[Exercise inputs Boundary: Start]

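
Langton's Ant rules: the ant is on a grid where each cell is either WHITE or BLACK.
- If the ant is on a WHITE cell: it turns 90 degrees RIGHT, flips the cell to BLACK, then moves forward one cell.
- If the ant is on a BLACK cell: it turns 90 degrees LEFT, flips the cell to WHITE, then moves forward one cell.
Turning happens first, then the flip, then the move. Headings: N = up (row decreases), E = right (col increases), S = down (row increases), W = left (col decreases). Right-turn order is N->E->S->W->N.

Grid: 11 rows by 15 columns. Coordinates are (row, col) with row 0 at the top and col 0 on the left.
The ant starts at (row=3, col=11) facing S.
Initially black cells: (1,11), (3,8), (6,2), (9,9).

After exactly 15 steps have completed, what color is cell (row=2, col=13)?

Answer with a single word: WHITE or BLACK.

Answer: BLACK

Derivation:
Step 1: on WHITE (3,11): turn R to W, flip to black, move to (3,10). |black|=5
Step 2: on WHITE (3,10): turn R to N, flip to black, move to (2,10). |black|=6
Step 3: on WHITE (2,10): turn R to E, flip to black, move to (2,11). |black|=7
Step 4: on WHITE (2,11): turn R to S, flip to black, move to (3,11). |black|=8
Step 5: on BLACK (3,11): turn L to E, flip to white, move to (3,12). |black|=7
Step 6: on WHITE (3,12): turn R to S, flip to black, move to (4,12). |black|=8
Step 7: on WHITE (4,12): turn R to W, flip to black, move to (4,11). |black|=9
Step 8: on WHITE (4,11): turn R to N, flip to black, move to (3,11). |black|=10
Step 9: on WHITE (3,11): turn R to E, flip to black, move to (3,12). |black|=11
Step 10: on BLACK (3,12): turn L to N, flip to white, move to (2,12). |black|=10
Step 11: on WHITE (2,12): turn R to E, flip to black, move to (2,13). |black|=11
Step 12: on WHITE (2,13): turn R to S, flip to black, move to (3,13). |black|=12
Step 13: on WHITE (3,13): turn R to W, flip to black, move to (3,12). |black|=13
Step 14: on WHITE (3,12): turn R to N, flip to black, move to (2,12). |black|=14
Step 15: on BLACK (2,12): turn L to W, flip to white, move to (2,11). |black|=13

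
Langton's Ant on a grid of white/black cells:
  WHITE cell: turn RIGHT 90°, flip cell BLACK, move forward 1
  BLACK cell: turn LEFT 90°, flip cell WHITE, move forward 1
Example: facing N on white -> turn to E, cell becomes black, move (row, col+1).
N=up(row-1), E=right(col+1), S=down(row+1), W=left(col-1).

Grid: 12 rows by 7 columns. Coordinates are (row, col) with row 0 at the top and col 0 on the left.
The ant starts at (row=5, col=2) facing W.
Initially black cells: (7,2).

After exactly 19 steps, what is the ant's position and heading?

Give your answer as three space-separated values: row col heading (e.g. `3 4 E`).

Step 1: on WHITE (5,2): turn R to N, flip to black, move to (4,2). |black|=2
Step 2: on WHITE (4,2): turn R to E, flip to black, move to (4,3). |black|=3
Step 3: on WHITE (4,3): turn R to S, flip to black, move to (5,3). |black|=4
Step 4: on WHITE (5,3): turn R to W, flip to black, move to (5,2). |black|=5
Step 5: on BLACK (5,2): turn L to S, flip to white, move to (6,2). |black|=4
Step 6: on WHITE (6,2): turn R to W, flip to black, move to (6,1). |black|=5
Step 7: on WHITE (6,1): turn R to N, flip to black, move to (5,1). |black|=6
Step 8: on WHITE (5,1): turn R to E, flip to black, move to (5,2). |black|=7
Step 9: on WHITE (5,2): turn R to S, flip to black, move to (6,2). |black|=8
Step 10: on BLACK (6,2): turn L to E, flip to white, move to (6,3). |black|=7
Step 11: on WHITE (6,3): turn R to S, flip to black, move to (7,3). |black|=8
Step 12: on WHITE (7,3): turn R to W, flip to black, move to (7,2). |black|=9
Step 13: on BLACK (7,2): turn L to S, flip to white, move to (8,2). |black|=8
Step 14: on WHITE (8,2): turn R to W, flip to black, move to (8,1). |black|=9
Step 15: on WHITE (8,1): turn R to N, flip to black, move to (7,1). |black|=10
Step 16: on WHITE (7,1): turn R to E, flip to black, move to (7,2). |black|=11
Step 17: on WHITE (7,2): turn R to S, flip to black, move to (8,2). |black|=12
Step 18: on BLACK (8,2): turn L to E, flip to white, move to (8,3). |black|=11
Step 19: on WHITE (8,3): turn R to S, flip to black, move to (9,3). |black|=12

Answer: 9 3 S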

[Exercise inputs Boundary: End]

## Task:
Print exactly the lines above, between the one holding "BLACK cell: turn" and the one holding "After exactly 19", inclusive, and nothing besides.

## Result of this task:
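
  BLACK cell: turn LEFT 90°, flip cell WHITE, move forward 1
Example: facing N on white -> turn to E, cell becomes black, move (row, col+1).
N=up(row-1), E=right(col+1), S=down(row+1), W=left(col-1).

Grid: 12 rows by 7 columns. Coordinates are (row, col) with row 0 at the top and col 0 on the left.
The ant starts at (row=5, col=2) facing W.
Initially black cells: (7,2).

After exactly 19 steps, what is the ant's position and heading?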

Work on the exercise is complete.